§ **Assignment**
Take the line that contains "hue. Give the final hue in degrees." and all lines after it, up to and including the last line of the data, and write them out exactly; nothing else belongs in the answer.

[Opening Material to process section]

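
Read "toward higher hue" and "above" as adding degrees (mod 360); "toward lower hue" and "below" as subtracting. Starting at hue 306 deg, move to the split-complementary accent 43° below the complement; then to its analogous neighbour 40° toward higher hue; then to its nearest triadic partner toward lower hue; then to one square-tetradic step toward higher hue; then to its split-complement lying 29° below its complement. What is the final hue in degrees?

306 + 137 = 443 → 443 − 360 = 83°   (split-comp 43° ↓)
83 + 40 = 123°   (analog 40° ↑)
123 − 120 = 3°   (triadic ↓)
3 + 90 = 93°   (square ↑)
93 + 151 = 244°   (split-comp 29° ↓)

244°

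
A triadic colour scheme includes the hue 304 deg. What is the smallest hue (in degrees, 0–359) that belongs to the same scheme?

A triad places three hues 120° apart.
The full set through 304° is {64°, 184°, 304°}.

64°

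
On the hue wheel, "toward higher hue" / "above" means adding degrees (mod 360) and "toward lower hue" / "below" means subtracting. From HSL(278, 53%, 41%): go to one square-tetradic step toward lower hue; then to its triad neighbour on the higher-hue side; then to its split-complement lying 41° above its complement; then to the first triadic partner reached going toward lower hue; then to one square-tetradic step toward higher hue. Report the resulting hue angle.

139°

278 − 90 = 188°   (square ↓)
188 + 120 = 308°   (triadic ↑)
308 + 221 = 529 → 529 − 360 = 169°   (split-comp 41° ↑)
169 − 120 = 49°   (triadic ↓)
49 + 90 = 139°   (square ↑)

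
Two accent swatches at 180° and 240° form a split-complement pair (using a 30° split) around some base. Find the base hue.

30°

The accents sit 30° either side of the complement, so the complement is their short-arc midpoint on the wheel.
Short-arc midpoint of 180° and 240°: 210°.
Base is 180° from the complement: 210 − 180 = 30°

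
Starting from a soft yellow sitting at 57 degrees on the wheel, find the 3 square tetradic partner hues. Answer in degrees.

A square tetradic scheme places four hues every 90°.
57 + 90 = 147°
57 + 180 = 237°
57 + 270 = 327°

147°, 237°, and 327°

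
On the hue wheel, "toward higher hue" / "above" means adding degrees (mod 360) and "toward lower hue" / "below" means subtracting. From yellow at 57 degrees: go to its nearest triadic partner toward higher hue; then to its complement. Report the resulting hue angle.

357°

+120° (triadic ↑): 57 + 120 = 177°
+180° (complement): 177 + 180 = 357°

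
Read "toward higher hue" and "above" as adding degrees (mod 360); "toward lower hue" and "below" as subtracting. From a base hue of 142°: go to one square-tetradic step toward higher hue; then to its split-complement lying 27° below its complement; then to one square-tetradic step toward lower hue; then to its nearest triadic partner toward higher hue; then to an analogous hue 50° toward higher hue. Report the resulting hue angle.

+90° (square ↑): 142 + 90 = 232°
+153° (split-comp 27° ↓): 232 + 153 = 385 → 385 − 360 = 25°
−90° (square ↓): 25 − 90 = -65 → -65 + 360 = 295°
+120° (triadic ↑): 295 + 120 = 415 → 415 − 360 = 55°
+50° (analog 50° ↑): 55 + 50 = 105°

105°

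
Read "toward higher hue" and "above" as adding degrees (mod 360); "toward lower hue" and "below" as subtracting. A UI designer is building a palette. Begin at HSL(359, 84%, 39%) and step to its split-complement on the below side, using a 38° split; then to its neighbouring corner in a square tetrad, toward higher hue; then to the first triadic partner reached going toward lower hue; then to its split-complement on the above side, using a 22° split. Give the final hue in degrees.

359 + 142 = 501 → 501 − 360 = 141°   (split-comp 38° ↓)
141 + 90 = 231°   (square ↑)
231 − 120 = 111°   (triadic ↓)
111 + 202 = 313°   (split-comp 22° ↑)

313°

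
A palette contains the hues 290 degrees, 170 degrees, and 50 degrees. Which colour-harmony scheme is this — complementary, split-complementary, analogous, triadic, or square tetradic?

triadic

Sort the hues: 50°, 170°, 290°.
Successive gaps around the wheel: 120°, 120°, 120°.
Three hues equally spaced 120° apart form a triad.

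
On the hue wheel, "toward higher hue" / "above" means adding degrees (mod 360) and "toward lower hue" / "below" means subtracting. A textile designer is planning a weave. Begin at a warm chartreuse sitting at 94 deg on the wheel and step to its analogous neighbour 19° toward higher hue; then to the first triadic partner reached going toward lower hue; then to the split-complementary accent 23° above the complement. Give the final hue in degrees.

analog 19° ↑ +19°: 94 + 19 = 113°
triadic ↓ −120°: 113 − 120 = -7 → -7 + 360 = 353°
split-comp 23° ↑ +203°: 353 + 203 = 556 → 556 − 360 = 196°

196°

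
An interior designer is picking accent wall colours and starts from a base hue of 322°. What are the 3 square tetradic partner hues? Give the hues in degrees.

52°, 142°, and 232°

A square tetradic scheme places four hues every 90°.
322 + 90 = 412 → 412 − 360 = 52°
322 + 180 = 502 → 502 − 360 = 142°
322 + 270 = 592 → 592 − 360 = 232°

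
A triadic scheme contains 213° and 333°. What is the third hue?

93°

A triad spaces three hues 120° apart.
The full set is {93°, 213°, 333°}.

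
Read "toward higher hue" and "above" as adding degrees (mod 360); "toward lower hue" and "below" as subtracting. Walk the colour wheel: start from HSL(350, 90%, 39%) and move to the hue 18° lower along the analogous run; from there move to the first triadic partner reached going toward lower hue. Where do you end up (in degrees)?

analog 18° ↓ −18°: 350 − 18 = 332°
triadic ↓ −120°: 332 − 120 = 212°

212°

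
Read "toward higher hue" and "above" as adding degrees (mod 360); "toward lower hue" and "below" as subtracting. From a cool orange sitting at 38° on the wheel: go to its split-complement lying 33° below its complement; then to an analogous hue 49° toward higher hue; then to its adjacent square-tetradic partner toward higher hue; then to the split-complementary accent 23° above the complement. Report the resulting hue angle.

+147° (split-comp 33° ↓): 38 + 147 = 185°
+49° (analog 49° ↑): 185 + 49 = 234°
+90° (square ↑): 234 + 90 = 324°
+203° (split-comp 23° ↑): 324 + 203 = 527 → 527 − 360 = 167°

167°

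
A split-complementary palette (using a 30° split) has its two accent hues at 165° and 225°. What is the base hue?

The accents sit 30° either side of the complement, so the complement is their short-arc midpoint on the wheel.
Short-arc midpoint of 165° and 225°: 195°.
Base is 180° from the complement: 195 − 180 = 15°

15°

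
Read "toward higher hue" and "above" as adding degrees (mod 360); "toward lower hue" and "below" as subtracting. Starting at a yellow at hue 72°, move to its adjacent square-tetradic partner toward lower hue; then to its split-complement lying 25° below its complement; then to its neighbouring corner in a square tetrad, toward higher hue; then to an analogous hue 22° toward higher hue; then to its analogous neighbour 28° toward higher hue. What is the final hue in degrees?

277°

72 − 90 = -18 → -18 + 360 = 342°   (square ↓)
342 + 155 = 497 → 497 − 360 = 137°   (split-comp 25° ↓)
137 + 90 = 227°   (square ↑)
227 + 22 = 249°   (analog 22° ↑)
249 + 28 = 277°   (analog 28° ↑)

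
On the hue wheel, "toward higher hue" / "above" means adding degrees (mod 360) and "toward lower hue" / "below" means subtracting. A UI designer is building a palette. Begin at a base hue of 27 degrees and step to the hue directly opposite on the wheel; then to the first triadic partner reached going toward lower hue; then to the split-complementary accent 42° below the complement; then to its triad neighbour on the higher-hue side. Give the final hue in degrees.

+180° (complement): 27 + 180 = 207°
−120° (triadic ↓): 207 − 120 = 87°
+138° (split-comp 42° ↓): 87 + 138 = 225°
+120° (triadic ↑): 225 + 120 = 345°

345°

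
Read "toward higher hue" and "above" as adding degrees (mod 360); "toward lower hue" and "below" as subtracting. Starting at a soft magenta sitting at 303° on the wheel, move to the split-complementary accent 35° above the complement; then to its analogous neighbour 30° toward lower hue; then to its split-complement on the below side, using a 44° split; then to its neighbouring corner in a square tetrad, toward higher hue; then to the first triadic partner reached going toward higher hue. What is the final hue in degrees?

split-comp 35° ↑ +215°: 303 + 215 = 518 → 518 − 360 = 158°
analog 30° ↓ −30°: 158 − 30 = 128°
split-comp 44° ↓ +136°: 128 + 136 = 264°
square ↑ +90°: 264 + 90 = 354°
triadic ↑ +120°: 354 + 120 = 474 → 474 − 360 = 114°

114°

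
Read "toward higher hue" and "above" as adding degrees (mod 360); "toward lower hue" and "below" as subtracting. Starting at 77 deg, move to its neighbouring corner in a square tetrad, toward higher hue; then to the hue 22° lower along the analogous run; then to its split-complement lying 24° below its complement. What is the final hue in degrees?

301°

square ↑ +90°: 77 + 90 = 167°
analog 22° ↓ −22°: 167 − 22 = 145°
split-comp 24° ↓ +156°: 145 + 156 = 301°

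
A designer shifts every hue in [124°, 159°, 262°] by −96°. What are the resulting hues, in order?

124 − 96 = 28°
159 − 96 = 63°
262 − 96 = 166°

28°, 63°, 166°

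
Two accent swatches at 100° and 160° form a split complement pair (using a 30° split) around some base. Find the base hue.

The accents sit 30° either side of the complement, so the complement is their short-arc midpoint on the wheel.
Short-arc midpoint of 100° and 160°: 130°.
Base is 180° from the complement: 130 − 180 = -50 → -50 + 360 = 310°

310°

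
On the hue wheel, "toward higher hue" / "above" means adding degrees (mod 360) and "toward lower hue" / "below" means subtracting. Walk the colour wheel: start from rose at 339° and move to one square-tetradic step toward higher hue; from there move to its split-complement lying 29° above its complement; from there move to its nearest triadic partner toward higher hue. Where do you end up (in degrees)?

38°

339 + 90 = 429 → 429 − 360 = 69°   (square ↑)
69 + 209 = 278°   (split-comp 29° ↑)
278 + 120 = 398 → 398 − 360 = 38°   (triadic ↑)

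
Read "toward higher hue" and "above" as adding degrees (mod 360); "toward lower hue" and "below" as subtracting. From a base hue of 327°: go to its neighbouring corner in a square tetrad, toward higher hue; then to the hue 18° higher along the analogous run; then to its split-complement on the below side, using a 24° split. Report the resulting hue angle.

231°

327 + 90 = 417 → 417 − 360 = 57°   (square ↑)
57 + 18 = 75°   (analog 18° ↑)
75 + 156 = 231°   (split-comp 24° ↓)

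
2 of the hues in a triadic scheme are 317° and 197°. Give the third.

A triad places three hues 120° apart.
The full set through 197° is {77°, 197°, 317°}.
Given {197°, 317°}, the missing hue is 77°.

77°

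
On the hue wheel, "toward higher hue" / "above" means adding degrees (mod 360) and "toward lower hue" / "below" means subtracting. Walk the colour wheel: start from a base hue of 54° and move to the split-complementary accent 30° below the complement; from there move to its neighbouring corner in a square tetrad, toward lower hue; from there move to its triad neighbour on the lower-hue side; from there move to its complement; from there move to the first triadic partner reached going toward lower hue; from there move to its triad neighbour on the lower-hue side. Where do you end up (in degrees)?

54 + 150 = 204°   (split-comp 30° ↓)
204 − 90 = 114°   (square ↓)
114 − 120 = -6 → -6 + 360 = 354°   (triadic ↓)
354 + 180 = 534 → 534 − 360 = 174°   (complement)
174 − 120 = 54°   (triadic ↓)
54 − 120 = -66 → -66 + 360 = 294°   (triadic ↓)

294°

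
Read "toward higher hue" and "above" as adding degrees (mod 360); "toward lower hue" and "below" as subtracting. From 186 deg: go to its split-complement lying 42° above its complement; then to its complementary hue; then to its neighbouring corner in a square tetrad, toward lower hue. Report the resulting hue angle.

138°

+222° (split-comp 42° ↑): 186 + 222 = 408 → 408 − 360 = 48°
+180° (complement): 48 + 180 = 228°
−90° (square ↓): 228 − 90 = 138°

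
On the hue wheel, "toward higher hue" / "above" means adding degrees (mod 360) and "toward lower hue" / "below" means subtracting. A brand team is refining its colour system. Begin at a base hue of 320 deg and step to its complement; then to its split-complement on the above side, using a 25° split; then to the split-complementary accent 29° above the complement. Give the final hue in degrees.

194°

complement +180°: 320 + 180 = 500 → 500 − 360 = 140°
split-comp 25° ↑ +205°: 140 + 205 = 345°
split-comp 29° ↑ +209°: 345 + 209 = 554 → 554 − 360 = 194°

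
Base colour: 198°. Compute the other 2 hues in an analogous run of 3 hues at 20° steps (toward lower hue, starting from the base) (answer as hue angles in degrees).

Analogous hues sit every 20° along the wheel.
198 − 20 = 178°
198 − 40 = 158°

178° and 158°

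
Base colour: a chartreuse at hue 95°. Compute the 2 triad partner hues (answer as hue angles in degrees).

A triad places three hues 120° apart.
95 + 120 = 215°
95 + 240 = 335°

215° and 335°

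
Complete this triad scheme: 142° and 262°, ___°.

22°

A triad places three hues 120° apart.
The full set through 142° is {22°, 142°, 262°}.
Given {142°, 262°}, the missing hue is 22°.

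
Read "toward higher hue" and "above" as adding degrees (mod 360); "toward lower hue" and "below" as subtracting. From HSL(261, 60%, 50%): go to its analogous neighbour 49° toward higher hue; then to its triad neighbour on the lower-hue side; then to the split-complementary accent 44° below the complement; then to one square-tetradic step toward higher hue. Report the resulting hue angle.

56°

analog 49° ↑ +49°: 261 + 49 = 310°
triadic ↓ −120°: 310 − 120 = 190°
split-comp 44° ↓ +136°: 190 + 136 = 326°
square ↑ +90°: 326 + 90 = 416 → 416 − 360 = 56°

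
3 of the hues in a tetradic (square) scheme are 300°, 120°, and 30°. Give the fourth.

210°

A square tetradic scheme places four hues every 90°.
The full set through 30° is {30°, 120°, 210°, 300°}.
Given {30°, 120°, 300°}, the missing hue is 210°.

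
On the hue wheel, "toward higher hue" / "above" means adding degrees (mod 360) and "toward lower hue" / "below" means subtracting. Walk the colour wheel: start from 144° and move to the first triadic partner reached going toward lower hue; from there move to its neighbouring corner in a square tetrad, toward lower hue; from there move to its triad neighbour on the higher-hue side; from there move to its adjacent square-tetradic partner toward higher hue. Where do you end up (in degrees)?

144 − 120 = 24°   (triadic ↓)
24 − 90 = -66 → -66 + 360 = 294°   (square ↓)
294 + 120 = 414 → 414 − 360 = 54°   (triadic ↑)
54 + 90 = 144°   (square ↑)

144°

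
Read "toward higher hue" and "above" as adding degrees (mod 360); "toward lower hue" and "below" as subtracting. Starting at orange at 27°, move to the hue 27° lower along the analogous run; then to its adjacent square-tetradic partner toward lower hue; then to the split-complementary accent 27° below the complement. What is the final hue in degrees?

27 − 27 = 0°   (analog 27° ↓)
0 − 90 = -90 → -90 + 360 = 270°   (square ↓)
270 + 153 = 423 → 423 − 360 = 63°   (split-comp 27° ↓)

63°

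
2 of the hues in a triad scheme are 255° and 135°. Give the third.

A triad places three hues 120° apart.
The full set through 135° is {15°, 135°, 255°}.
Given {135°, 255°}, the missing hue is 15°.

15°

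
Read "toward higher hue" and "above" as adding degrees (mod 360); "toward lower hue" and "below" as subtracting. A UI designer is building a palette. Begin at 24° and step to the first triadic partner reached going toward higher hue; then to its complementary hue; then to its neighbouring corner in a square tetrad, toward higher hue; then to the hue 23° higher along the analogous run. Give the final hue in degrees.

24 + 120 = 144°   (triadic ↑)
144 + 180 = 324°   (complement)
324 + 90 = 414 → 414 − 360 = 54°   (square ↑)
54 + 23 = 77°   (analog 23° ↑)

77°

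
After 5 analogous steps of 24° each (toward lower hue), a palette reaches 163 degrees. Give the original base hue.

5 steps of 24° (toward lower hue) give a net shift of −120°.
Start = end − shift: 163 + 120 = 283°

283°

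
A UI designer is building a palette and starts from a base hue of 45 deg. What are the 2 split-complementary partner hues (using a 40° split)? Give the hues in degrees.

Complement of 45 deg: 45 + 180 = 225°
225 − 40 = 185°
225 + 40 = 265°

185° and 265°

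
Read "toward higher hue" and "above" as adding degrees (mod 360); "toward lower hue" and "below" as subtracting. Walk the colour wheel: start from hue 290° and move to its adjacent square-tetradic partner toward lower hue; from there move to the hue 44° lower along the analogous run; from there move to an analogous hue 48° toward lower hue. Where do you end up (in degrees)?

108°

square ↓ −90°: 290 − 90 = 200°
analog 44° ↓ −44°: 200 − 44 = 156°
analog 48° ↓ −48°: 156 − 48 = 108°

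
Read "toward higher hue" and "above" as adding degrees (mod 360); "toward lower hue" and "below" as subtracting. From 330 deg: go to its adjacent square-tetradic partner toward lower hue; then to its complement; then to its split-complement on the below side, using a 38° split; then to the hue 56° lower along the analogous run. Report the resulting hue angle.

146°

square ↓ −90°: 330 − 90 = 240°
complement +180°: 240 + 180 = 420 → 420 − 360 = 60°
split-comp 38° ↓ +142°: 60 + 142 = 202°
analog 56° ↓ −56°: 202 − 56 = 146°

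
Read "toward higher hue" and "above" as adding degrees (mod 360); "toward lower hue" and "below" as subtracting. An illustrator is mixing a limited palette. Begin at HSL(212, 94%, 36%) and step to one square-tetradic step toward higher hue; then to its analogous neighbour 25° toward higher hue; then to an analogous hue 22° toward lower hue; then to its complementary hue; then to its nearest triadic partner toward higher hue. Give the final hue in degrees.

212 + 90 = 302°   (square ↑)
302 + 25 = 327°   (analog 25° ↑)
327 − 22 = 305°   (analog 22° ↓)
305 + 180 = 485 → 485 − 360 = 125°   (complement)
125 + 120 = 245°   (triadic ↑)

245°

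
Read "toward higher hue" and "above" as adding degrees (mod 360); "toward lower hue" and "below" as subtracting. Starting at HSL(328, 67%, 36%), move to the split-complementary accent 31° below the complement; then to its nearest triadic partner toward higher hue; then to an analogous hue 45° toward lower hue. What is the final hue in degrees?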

[Closing Material to process section]

§ **Exercise answer**
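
Read "toward higher hue" and "above" as adding degrees (mod 360); "toward lower hue" and "below" as subtracting. An illustrator is mixing a limited palette. Begin at HSL(212, 94%, 36%) and step to one square-tetradic step toward higher hue; then to its analogous neighbour 25° toward higher hue; then to an analogous hue 22° toward lower hue; then to its complementary hue; then to its nearest triadic partner toward higher hue. Give the final hue in degrees.

212 + 90 = 302°   (square ↑)
302 + 25 = 327°   (analog 25° ↑)
327 − 22 = 305°   (analog 22° ↓)
305 + 180 = 485 → 485 − 360 = 125°   (complement)
125 + 120 = 245°   (triadic ↑)

245°

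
Read "toward higher hue" and "above" as adding degrees (mod 360); "toward lower hue" and "below" as subtracting. Starting at HSL(328, 67%, 36%), move to the split-complementary accent 31° below the complement; then to its nearest triadic partner toward higher hue; then to an analogous hue 45° toward lower hue. What is the final hue in degrees?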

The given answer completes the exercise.